(Saved entries)

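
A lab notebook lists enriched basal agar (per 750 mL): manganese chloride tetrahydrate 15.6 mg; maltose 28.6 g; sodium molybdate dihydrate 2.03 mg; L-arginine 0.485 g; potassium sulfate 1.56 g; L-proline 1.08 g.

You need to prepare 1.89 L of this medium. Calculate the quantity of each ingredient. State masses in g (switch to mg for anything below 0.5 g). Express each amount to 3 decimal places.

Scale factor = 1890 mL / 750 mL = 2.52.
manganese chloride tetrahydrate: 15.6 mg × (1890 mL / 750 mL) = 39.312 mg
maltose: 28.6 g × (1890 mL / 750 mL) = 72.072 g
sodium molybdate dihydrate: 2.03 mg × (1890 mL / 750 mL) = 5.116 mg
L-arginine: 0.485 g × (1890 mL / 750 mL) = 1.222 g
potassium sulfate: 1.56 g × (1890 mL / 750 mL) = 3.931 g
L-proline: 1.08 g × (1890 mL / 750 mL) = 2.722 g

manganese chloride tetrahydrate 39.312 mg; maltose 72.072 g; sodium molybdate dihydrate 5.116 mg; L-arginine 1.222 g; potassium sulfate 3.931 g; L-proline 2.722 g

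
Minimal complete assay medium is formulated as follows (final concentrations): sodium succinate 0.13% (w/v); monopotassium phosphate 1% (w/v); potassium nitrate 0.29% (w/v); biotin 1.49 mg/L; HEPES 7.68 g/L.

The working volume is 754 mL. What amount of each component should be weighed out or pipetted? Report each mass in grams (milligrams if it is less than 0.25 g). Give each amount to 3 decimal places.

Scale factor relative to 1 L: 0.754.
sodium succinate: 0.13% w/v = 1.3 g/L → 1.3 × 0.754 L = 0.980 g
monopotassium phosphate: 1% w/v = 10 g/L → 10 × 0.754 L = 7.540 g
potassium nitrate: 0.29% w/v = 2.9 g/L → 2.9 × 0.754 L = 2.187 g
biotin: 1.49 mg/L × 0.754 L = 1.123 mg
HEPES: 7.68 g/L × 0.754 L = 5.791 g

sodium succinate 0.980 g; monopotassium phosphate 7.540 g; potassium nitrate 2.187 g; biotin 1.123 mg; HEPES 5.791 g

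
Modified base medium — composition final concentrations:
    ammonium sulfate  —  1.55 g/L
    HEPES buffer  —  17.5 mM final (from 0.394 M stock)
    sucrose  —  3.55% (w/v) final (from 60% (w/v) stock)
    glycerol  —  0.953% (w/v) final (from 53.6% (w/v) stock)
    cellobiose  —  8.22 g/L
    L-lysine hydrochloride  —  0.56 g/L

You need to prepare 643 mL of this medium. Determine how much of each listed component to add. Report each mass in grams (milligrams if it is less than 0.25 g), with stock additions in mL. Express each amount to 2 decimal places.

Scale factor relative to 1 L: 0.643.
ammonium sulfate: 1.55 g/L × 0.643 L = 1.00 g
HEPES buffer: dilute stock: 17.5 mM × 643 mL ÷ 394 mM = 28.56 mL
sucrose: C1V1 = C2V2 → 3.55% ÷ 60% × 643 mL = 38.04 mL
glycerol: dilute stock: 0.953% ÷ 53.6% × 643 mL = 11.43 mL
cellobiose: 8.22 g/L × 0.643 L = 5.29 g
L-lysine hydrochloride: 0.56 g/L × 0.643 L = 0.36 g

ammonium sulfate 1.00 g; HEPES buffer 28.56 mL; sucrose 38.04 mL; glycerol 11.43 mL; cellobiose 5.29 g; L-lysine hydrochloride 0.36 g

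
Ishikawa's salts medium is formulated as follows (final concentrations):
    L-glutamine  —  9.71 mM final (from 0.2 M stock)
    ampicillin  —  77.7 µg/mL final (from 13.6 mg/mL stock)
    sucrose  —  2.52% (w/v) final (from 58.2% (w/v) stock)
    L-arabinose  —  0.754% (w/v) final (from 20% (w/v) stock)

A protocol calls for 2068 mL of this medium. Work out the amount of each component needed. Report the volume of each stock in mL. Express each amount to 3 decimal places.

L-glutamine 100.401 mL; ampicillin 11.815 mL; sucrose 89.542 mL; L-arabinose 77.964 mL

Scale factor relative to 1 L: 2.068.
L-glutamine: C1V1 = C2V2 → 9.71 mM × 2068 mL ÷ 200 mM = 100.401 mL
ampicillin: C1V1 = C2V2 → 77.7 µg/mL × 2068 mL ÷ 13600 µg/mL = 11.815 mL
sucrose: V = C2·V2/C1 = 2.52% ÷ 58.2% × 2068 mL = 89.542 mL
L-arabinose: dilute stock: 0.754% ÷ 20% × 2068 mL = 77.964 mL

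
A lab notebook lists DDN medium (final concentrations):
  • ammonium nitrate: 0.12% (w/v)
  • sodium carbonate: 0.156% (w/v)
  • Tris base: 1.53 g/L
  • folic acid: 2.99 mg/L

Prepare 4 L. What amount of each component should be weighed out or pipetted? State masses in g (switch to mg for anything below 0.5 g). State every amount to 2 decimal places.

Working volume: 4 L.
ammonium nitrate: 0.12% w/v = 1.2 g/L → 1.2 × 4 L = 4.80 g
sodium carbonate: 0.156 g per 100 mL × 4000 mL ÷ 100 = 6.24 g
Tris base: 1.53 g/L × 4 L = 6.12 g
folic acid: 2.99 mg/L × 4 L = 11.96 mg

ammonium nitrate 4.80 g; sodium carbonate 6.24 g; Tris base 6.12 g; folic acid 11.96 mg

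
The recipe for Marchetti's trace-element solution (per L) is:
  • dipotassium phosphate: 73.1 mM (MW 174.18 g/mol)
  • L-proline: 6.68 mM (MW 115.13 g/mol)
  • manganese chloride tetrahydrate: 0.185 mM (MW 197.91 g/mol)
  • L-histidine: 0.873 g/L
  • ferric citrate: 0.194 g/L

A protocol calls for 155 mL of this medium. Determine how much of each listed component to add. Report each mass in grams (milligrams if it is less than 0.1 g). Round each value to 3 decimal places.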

...

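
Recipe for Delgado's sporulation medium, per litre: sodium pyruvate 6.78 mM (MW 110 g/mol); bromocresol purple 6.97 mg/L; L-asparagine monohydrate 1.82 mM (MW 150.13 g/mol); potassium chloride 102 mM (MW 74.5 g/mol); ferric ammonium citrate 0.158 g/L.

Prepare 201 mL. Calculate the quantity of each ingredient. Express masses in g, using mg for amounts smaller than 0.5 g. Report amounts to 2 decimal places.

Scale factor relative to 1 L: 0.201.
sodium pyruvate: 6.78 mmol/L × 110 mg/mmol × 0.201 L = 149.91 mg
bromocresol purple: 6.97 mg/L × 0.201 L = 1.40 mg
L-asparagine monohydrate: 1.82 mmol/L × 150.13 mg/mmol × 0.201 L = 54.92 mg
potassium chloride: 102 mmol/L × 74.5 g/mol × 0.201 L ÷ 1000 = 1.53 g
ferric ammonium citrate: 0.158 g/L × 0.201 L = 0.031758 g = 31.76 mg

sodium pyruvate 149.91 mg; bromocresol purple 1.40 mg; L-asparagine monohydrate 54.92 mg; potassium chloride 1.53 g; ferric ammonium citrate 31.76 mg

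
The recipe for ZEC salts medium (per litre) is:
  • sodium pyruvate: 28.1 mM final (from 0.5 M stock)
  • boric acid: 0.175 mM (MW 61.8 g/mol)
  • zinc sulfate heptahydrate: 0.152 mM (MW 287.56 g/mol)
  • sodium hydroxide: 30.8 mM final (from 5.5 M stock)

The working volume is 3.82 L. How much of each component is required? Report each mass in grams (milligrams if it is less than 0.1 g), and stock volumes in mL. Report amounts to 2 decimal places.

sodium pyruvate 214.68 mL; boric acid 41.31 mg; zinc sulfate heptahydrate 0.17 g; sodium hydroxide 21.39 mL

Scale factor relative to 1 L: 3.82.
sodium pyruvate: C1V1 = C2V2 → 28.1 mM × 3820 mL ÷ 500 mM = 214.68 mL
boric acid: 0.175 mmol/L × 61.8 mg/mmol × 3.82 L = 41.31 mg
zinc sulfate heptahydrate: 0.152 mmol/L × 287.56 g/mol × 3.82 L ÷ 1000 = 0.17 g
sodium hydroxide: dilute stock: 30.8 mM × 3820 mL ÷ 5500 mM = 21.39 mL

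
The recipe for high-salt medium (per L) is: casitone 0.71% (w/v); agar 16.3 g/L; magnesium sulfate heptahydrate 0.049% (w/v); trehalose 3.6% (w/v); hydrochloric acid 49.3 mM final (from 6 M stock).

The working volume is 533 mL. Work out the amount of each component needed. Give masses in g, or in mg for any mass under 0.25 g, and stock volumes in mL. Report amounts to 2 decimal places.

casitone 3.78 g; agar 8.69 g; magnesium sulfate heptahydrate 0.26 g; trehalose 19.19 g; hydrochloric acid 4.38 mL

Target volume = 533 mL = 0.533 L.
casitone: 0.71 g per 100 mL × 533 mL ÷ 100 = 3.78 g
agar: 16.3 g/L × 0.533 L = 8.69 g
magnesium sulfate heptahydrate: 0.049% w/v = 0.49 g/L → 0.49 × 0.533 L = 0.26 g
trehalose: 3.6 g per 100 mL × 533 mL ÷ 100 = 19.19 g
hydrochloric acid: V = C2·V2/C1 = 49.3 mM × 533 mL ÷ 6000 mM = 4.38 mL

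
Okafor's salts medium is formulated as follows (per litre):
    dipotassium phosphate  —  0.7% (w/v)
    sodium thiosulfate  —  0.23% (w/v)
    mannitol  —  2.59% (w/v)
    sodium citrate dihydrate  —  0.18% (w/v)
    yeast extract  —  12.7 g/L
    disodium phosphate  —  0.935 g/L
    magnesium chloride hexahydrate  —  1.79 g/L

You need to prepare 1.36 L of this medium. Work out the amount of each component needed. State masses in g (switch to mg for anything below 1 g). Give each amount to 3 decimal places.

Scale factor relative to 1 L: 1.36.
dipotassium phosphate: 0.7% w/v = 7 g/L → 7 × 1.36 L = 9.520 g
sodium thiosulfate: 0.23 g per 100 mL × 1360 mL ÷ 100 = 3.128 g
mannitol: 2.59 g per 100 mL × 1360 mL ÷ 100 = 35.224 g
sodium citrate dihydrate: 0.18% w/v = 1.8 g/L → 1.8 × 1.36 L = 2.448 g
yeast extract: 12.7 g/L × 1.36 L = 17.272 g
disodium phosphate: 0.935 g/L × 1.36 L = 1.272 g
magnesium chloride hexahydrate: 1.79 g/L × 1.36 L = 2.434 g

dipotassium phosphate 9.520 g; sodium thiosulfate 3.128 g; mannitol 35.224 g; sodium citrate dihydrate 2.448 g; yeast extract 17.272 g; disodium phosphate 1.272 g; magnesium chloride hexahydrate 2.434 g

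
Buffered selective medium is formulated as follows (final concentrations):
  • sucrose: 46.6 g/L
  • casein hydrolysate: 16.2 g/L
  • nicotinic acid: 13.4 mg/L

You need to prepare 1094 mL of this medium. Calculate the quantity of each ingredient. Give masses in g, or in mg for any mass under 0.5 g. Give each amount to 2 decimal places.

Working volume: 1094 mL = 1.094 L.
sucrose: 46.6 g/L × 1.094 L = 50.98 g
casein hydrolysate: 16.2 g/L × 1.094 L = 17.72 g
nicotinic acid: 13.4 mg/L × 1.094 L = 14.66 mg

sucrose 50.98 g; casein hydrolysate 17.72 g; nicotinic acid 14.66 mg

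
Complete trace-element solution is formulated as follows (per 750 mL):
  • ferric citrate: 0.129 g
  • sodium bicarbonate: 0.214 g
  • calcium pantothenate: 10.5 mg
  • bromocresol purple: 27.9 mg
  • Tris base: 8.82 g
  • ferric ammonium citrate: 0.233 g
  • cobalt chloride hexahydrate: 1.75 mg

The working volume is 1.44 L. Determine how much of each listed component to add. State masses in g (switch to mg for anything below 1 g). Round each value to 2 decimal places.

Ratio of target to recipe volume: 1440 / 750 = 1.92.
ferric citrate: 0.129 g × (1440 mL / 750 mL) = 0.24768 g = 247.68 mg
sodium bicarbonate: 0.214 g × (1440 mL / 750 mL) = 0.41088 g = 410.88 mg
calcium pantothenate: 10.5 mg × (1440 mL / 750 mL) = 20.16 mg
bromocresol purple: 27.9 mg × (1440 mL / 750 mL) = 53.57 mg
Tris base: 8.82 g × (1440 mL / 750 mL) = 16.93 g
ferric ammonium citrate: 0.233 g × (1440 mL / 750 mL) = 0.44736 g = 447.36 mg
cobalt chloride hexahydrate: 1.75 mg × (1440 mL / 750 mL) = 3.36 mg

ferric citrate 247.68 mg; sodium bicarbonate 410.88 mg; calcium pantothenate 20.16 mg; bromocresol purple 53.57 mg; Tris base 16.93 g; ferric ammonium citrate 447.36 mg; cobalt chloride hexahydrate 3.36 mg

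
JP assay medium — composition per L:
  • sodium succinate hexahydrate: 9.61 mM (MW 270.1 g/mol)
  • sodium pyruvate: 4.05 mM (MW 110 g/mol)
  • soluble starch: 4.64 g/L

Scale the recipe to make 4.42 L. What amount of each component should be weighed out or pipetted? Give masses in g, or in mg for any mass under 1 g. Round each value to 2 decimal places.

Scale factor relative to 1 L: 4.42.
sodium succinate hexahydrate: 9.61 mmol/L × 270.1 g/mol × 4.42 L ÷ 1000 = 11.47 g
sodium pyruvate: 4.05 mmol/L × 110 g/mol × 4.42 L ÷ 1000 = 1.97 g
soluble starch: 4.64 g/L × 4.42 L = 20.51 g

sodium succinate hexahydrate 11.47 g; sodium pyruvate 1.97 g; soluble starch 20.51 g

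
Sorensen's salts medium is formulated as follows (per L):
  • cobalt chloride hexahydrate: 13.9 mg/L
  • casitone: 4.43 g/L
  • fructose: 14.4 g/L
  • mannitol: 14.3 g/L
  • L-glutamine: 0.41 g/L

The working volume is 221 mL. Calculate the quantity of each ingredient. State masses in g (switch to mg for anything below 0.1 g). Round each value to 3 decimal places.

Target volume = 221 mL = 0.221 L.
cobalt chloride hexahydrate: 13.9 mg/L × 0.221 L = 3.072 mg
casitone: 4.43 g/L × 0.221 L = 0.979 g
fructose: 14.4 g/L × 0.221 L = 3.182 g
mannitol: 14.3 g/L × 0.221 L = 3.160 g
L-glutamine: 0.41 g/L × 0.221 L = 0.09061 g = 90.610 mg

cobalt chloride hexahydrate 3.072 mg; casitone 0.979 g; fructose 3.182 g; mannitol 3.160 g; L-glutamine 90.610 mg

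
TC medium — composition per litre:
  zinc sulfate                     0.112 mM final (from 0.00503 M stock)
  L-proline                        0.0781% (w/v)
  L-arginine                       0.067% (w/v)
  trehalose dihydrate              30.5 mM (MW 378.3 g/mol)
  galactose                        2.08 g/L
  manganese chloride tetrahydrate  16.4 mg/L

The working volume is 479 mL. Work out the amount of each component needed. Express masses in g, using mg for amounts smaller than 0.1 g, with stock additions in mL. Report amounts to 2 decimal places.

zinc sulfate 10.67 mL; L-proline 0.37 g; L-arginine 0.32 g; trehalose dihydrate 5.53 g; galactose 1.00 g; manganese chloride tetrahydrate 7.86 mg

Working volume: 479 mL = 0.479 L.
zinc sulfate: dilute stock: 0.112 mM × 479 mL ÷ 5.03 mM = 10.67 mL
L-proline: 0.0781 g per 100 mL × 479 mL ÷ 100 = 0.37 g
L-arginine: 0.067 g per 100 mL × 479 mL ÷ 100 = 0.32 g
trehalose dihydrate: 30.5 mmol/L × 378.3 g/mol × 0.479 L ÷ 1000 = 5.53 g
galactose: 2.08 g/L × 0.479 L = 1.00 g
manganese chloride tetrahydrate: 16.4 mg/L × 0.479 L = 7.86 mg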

---

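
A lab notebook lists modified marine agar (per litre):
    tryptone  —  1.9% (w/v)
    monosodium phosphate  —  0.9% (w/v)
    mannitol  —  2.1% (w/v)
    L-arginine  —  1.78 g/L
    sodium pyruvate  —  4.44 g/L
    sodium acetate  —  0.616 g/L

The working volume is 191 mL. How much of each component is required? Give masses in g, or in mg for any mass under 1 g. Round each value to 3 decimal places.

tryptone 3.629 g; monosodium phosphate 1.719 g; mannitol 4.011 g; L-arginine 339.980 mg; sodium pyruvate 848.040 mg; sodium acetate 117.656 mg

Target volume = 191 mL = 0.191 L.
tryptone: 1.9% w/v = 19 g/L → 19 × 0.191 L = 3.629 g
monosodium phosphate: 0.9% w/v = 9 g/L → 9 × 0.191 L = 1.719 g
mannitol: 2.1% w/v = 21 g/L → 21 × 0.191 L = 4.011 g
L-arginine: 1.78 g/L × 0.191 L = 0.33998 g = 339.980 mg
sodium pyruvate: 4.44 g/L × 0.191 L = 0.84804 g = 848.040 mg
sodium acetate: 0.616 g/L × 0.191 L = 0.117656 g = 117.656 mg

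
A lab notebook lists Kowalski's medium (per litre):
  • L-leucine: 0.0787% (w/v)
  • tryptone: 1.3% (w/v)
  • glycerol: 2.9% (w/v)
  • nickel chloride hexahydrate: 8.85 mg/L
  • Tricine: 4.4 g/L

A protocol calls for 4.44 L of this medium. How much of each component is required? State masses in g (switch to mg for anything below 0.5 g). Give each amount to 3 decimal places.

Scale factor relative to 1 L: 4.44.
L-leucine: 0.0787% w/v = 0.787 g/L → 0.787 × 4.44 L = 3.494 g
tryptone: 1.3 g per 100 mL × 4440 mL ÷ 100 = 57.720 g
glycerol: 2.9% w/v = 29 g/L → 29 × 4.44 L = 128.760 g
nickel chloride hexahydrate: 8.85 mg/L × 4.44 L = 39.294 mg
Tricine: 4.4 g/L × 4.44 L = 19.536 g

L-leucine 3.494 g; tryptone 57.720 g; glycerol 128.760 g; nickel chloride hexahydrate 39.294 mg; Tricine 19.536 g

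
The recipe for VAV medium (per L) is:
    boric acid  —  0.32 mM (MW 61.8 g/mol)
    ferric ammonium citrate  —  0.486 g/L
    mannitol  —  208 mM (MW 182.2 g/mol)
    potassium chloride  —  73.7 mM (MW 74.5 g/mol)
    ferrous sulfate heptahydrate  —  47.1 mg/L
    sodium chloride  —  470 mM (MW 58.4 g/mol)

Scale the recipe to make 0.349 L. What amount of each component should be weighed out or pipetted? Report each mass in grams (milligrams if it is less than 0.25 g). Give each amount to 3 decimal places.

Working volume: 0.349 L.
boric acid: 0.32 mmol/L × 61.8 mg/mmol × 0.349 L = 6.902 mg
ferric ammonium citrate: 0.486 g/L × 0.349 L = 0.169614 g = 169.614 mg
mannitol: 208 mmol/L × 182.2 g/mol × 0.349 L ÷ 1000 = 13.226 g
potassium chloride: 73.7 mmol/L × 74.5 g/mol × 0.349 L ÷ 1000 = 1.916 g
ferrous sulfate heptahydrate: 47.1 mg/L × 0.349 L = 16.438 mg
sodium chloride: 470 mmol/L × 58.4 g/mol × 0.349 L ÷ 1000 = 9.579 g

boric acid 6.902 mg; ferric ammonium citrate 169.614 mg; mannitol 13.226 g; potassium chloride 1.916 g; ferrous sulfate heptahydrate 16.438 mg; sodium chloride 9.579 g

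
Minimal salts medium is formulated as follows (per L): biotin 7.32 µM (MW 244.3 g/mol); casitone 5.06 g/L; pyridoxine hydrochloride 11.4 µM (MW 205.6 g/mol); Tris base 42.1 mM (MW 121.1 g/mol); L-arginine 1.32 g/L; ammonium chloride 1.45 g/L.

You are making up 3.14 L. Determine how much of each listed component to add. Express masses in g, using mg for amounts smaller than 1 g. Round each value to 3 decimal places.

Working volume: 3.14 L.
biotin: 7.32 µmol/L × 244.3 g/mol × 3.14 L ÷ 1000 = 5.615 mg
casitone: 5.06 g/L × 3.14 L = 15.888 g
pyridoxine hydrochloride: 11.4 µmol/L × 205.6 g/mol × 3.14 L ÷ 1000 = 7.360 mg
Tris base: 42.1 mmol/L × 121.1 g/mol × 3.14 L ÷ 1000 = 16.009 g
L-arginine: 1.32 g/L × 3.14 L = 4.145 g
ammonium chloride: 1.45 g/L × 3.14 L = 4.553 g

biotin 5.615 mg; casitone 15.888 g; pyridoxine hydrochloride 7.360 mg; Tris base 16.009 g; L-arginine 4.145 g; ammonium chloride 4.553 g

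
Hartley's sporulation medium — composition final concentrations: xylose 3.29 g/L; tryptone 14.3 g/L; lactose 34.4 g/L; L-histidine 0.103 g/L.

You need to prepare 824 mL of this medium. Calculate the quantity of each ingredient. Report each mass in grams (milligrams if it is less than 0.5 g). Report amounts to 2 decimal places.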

→ **What the task requires**: Among the lines above, find those holding "element" and copy each one.

→ **Result of this exercise**:
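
The recipe for Marchetti's trace-element solution (per L) is:
Complete trace-element solution is formulated as follows (per 750 mL):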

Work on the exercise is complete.